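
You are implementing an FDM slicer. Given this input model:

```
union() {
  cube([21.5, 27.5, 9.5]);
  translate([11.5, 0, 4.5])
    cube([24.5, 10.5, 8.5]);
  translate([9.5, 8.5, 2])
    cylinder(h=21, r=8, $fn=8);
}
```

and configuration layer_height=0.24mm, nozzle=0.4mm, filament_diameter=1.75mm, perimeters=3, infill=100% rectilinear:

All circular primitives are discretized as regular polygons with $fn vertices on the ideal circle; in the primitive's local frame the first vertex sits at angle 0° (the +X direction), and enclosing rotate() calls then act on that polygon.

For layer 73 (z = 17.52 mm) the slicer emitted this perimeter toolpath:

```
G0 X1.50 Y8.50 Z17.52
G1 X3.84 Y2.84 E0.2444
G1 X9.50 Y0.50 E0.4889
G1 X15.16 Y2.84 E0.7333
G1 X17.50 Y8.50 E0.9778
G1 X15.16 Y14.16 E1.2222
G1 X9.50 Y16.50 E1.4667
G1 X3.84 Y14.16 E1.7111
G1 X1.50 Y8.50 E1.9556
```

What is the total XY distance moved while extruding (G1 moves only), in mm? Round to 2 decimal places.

49.00 mm

Sum the Euclidean lengths of each G1 segment: total = 49.00 mm.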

-- WHAT IS BEING ASKED --
Find how many lines of the listing include the word "slicer" and answer with that count by itself.

-- EXERCISE ANSWER --
2